• **Activity**: Each entry should appear in the answer exactly as written.

• **Extracted entries**:

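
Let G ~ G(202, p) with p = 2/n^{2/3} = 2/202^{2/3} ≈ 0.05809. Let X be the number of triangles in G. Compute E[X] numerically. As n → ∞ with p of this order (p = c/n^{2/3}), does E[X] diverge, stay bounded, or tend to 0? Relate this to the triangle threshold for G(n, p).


Number of potential triangles: C(202, 3) = 1353400.
Each occurs with probability p³ ≈ (0.05809)³ ≈ 1.960592e-04.
By linearity: E[X] = C(202, 3)·p³ ≈ 1353400 · 1.960592e-04 ≈ 265.3465.
Since α = 2/3 < 1, p = c/n^{2/3} ≫ 1/n is above the triangle threshold p ~ 1/n. Asymptotically E[X] ~ (c³/6)·n^{3(1−α)} = (2³/6)·n^{1} → ∞; triangles are abundant w.h.p.

E[X] ≈ 265.3465; in regime p = Θ(1/n^{2/3}) E[X] diverges (above the triangle threshold p ~ 1/n).


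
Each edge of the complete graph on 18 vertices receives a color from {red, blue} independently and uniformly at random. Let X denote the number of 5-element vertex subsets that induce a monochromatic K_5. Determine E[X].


Let X = Σ_S X_S over the C(18, 5) = 8568 subsets S of size 5, where X_S = 1 if the K_5 on S is monochromatic.
For a fixed S, the K_5 on S has C(5, 2) = 10 edges. P[all 10 edges red] = (1/2)^10, and likewise for blue, so P[monochromatic] = 2·(1/2)^10 = 2^{1 − 10} = 1/512.
By linearity of expectation: E[X] = C(18, 5) · 2^{1 − 10} = 8568 · 1/512 = 1071/64.
Numerically: E[X] ≈ 16.734.

E[X] = C(18,5)·2^(1−C(5,2)) = 1071/64 ≈ 16.734.


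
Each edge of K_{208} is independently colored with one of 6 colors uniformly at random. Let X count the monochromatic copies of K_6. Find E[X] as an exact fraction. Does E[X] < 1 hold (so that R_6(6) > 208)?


E[X] = C(208, 6) · 6^{1 − 15} = 104579959848 · 6^{−14} = 104579959848/78364164096.
As a reduced fraction: E[X] = 4357498327/3265173504 ≈ 1.3345.
Is E[X] < 1? NO.
Since E[X] ≥ 1, the first-moment bound is inconclusive at n = 208; it does NOT by itself certify R_6(6) > 208.

E[X] = 4357498327/3265173504 ≈ 1.3345; E[X] ≥ 1; first-moment method inconclusive here.


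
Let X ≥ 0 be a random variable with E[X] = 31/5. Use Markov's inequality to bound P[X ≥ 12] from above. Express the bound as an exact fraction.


μ = E[X] = 31/5, a = 12.
Markov: P[X ≥ 12] ≤ μ/a = (31/5)/12 = 31/60.
Numerically: ≈ 0.5167.
(Since a = 12 > μ = 6.2000, the bound 31/60 is < 1 and informative.)

P[X ≥ 12] ≤ 31/60 ≈ 0.5167.


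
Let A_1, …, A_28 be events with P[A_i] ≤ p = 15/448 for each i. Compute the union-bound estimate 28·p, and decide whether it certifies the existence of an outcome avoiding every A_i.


Union bound: P[∪_{i=1}^{28} A_i] ≤ Σ_i P[A_i] ≤ 28·p = 28·(15/448) = 15/16.
Numerically: 15/16 ≈ 0.937500.
Is 15/16 < 1? YES.
Since P[∪ A_i] ≤ 15/16 < 1, the complement has P[∩ A_i^c] ≥ 1 − 15/16 = 1/16 > 0, so some outcome avoids every A_i.

28·p = 15/16 ≈ 0.937500; existence CERTIFIED by the union bound.


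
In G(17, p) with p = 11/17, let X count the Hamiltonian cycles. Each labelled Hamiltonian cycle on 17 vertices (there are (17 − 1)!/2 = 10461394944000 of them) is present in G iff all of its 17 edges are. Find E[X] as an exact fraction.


K_17 has (17 − 1)!/2 = 10461394944000 labelled Hamiltonian cycles.
For each such Hamiltonian cycle H, let X_H = 1 if all 17 edges of H are present in G. Then P[X_H = 1] = p^{17} = (11/17)^{17} = 505447028499293771/827240261886336764177.
By linearity: E[X] = Σ_H E[X_H] = 10461394944000 · p^{17} = 10461394944000 · 505447028499293771/827240261886336764177 = 5287680988402335763510093824000/827240261886336764177.
Numerically: E[X] ≈ 6.392e+09.

E[X] = 10461394944000 · (11/17)^{17} = 5287680988402335763510093824000/827240261886336764177 ≈ 6.392e+09.


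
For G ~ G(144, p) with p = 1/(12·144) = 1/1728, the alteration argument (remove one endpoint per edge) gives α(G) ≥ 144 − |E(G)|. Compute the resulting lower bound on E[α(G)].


E[|E(G)|] = C(144, 2)·p = 10296 · (1/1728) = 143/24.
E[α(G)] ≥ n − E[|E(G)|] = 144 − 143/24 = 3313/24.
Numerically: ≈ 138.042.
(This is only a lower bound; the true E[α(G)] may be larger.)

E[α(G)] ≥ 3313/24 ≈ 138.042.


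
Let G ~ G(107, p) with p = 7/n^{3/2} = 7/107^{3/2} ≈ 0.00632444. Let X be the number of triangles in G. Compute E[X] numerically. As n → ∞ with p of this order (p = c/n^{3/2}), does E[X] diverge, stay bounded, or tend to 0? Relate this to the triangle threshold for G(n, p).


Number of potential triangles: C(107, 3) = 198485.
Each occurs with probability p³ ≈ (0.00632444)³ ≈ 2.52968893e-07.
By linearity: E[X] = C(107, 3)·p³ ≈ 198485 · 2.52968893e-07 ≈ 0.050211.
Since α = 3/2 > 1, p = c/n^{3/2} = o(1/n) is below the triangle threshold p ~ 1/n. Asymptotically E[X] ~ (c³/6)·n^{3(1−α)} = (7³/6)·n^{-1.5} → 0, so by Markov's inequality G has no triangles w.h.p.

E[X] ≈ 0.050211; in regime p = Θ(1/n^{3/2}) E[X] tends to 0 (below the triangle threshold p ~ 1/n).


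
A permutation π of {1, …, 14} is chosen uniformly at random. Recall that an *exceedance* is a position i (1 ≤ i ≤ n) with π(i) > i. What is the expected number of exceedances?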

• **Problem solution**:
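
Let G ~ G(202, p) with p = 2/n^{2/3} = 2/202^{2/3} ≈ 0.05809. Let X be the number of triangles in G. Compute E[X] numerically. As n → ∞ with p of this order (p = c/n^{2/3}), does E[X] diverge, stay bounded, or tend to 0? Relate this to the triangle threshold for G(n, p).


Number of potential triangles: C(202, 3) = 1353400.
Each occurs with probability p³ ≈ (0.05809)³ ≈ 1.960592e-04.
By linearity: E[X] = C(202, 3)·p³ ≈ 1353400 · 1.960592e-04 ≈ 265.3465.
Since α = 2/3 < 1, p = c/n^{2/3} ≫ 1/n is above the triangle threshold p ~ 1/n. Asymptotically E[X] ~ (c³/6)·n^{3(1−α)} = (2³/6)·n^{1} → ∞; triangles are abundant w.h.p.

E[X] ≈ 265.3465; in regime p = Θ(1/n^{2/3}) E[X] diverges (above the triangle threshold p ~ 1/n).


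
Each edge of the complete graph on 18 vertices receives a color from {red, blue} independently and uniformly at random. Let X denote the number of 5-element vertex subsets that induce a monochromatic K_5. Determine E[X].


Let X = Σ_S X_S over the C(18, 5) = 8568 subsets S of size 5, where X_S = 1 if the K_5 on S is monochromatic.
For a fixed S, the K_5 on S has C(5, 2) = 10 edges. P[all 10 edges red] = (1/2)^10, and likewise for blue, so P[monochromatic] = 2·(1/2)^10 = 2^{1 − 10} = 1/512.
By linearity of expectation: E[X] = C(18, 5) · 2^{1 − 10} = 8568 · 1/512 = 1071/64.
Numerically: E[X] ≈ 16.734.

E[X] = C(18,5)·2^(1−C(5,2)) = 1071/64 ≈ 16.734.


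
Each edge of K_{208} is independently colored with one of 6 colors uniformly at random. Let X count the monochromatic copies of K_6. Find E[X] as an exact fraction. Does E[X] < 1 hold (so that R_6(6) > 208)?


E[X] = C(208, 6) · 6^{1 − 15} = 104579959848 · 6^{−14} = 104579959848/78364164096.
As a reduced fraction: E[X] = 4357498327/3265173504 ≈ 1.3345.
Is E[X] < 1? NO.
Since E[X] ≥ 1, the first-moment bound is inconclusive at n = 208; it does NOT by itself certify R_6(6) > 208.

E[X] = 4357498327/3265173504 ≈ 1.3345; E[X] ≥ 1; first-moment method inconclusive here.


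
Let X ≥ 0 be a random variable with E[X] = 31/5. Use Markov's inequality to bound P[X ≥ 12] from above. Express the bound as an exact fraction.


μ = E[X] = 31/5, a = 12.
Markov: P[X ≥ 12] ≤ μ/a = (31/5)/12 = 31/60.
Numerically: ≈ 0.5167.
(Since a = 12 > μ = 6.2000, the bound 31/60 is < 1 and informative.)

P[X ≥ 12] ≤ 31/60 ≈ 0.5167.


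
Let A_1, …, A_28 be events with P[A_i] ≤ p = 15/448 for each i. Compute the union-bound estimate 28·p, and decide whether it certifies the existence of an outcome avoiding every A_i.


Union bound: P[∪_{i=1}^{28} A_i] ≤ Σ_i P[A_i] ≤ 28·p = 28·(15/448) = 15/16.
Numerically: 15/16 ≈ 0.937500.
Is 15/16 < 1? YES.
Since P[∪ A_i] ≤ 15/16 < 1, the complement has P[∩ A_i^c] ≥ 1 − 15/16 = 1/16 > 0, so some outcome avoids every A_i.

28·p = 15/16 ≈ 0.937500; existence CERTIFIED by the union bound.


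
In G(17, p) with p = 11/17, let X count the Hamiltonian cycles. Each labelled Hamiltonian cycle on 17 vertices (there are (17 − 1)!/2 = 10461394944000 of them) is present in G iff all of its 17 edges are. Find E[X] as an exact fraction.


K_17 has (17 − 1)!/2 = 10461394944000 labelled Hamiltonian cycles.
For each such Hamiltonian cycle H, let X_H = 1 if all 17 edges of H are present in G. Then P[X_H = 1] = p^{17} = (11/17)^{17} = 505447028499293771/827240261886336764177.
By linearity: E[X] = Σ_H E[X_H] = 10461394944000 · p^{17} = 10461394944000 · 505447028499293771/827240261886336764177 = 5287680988402335763510093824000/827240261886336764177.
Numerically: E[X] ≈ 6.392e+09.

E[X] = 10461394944000 · (11/17)^{17} = 5287680988402335763510093824000/827240261886336764177 ≈ 6.392e+09.


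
For G ~ G(144, p) with p = 1/(12·144) = 1/1728, the alteration argument (remove one endpoint per edge) gives α(G) ≥ 144 − |E(G)|. Compute the resulting lower bound on E[α(G)].


E[|E(G)|] = C(144, 2)·p = 10296 · (1/1728) = 143/24.
E[α(G)] ≥ n − E[|E(G)|] = 144 − 143/24 = 3313/24.
Numerically: ≈ 138.042.
(This is only a lower bound; the true E[α(G)] may be larger.)

E[α(G)] ≥ 3313/24 ≈ 138.042.


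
Let G ~ G(107, p) with p = 7/n^{3/2} = 7/107^{3/2} ≈ 0.00632444. Let X be the number of triangles in G. Compute E[X] numerically. As n → ∞ with p of this order (p = c/n^{3/2}), does E[X] diverge, stay bounded, or tend to 0? Relate this to the triangle threshold for G(n, p).


Number of potential triangles: C(107, 3) = 198485.
Each occurs with probability p³ ≈ (0.00632444)³ ≈ 2.52968893e-07.
By linearity: E[X] = C(107, 3)·p³ ≈ 198485 · 2.52968893e-07 ≈ 0.050211.
Since α = 3/2 > 1, p = c/n^{3/2} = o(1/n) is below the triangle threshold p ~ 1/n. Asymptotically E[X] ~ (c³/6)·n^{3(1−α)} = (7³/6)·n^{-1.5} → 0, so by Markov's inequality G has no triangles w.h.p.

E[X] ≈ 0.050211; in regime p = Θ(1/n^{3/2}) E[X] tends to 0 (below the triangle threshold p ~ 1/n).


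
A permutation π of {1, …, 14} is chosen uniformly at random. Recall that an *exceedance* is a position i (1 ≤ i ≤ n) with π(i) > i. What is the expected number of exceedances?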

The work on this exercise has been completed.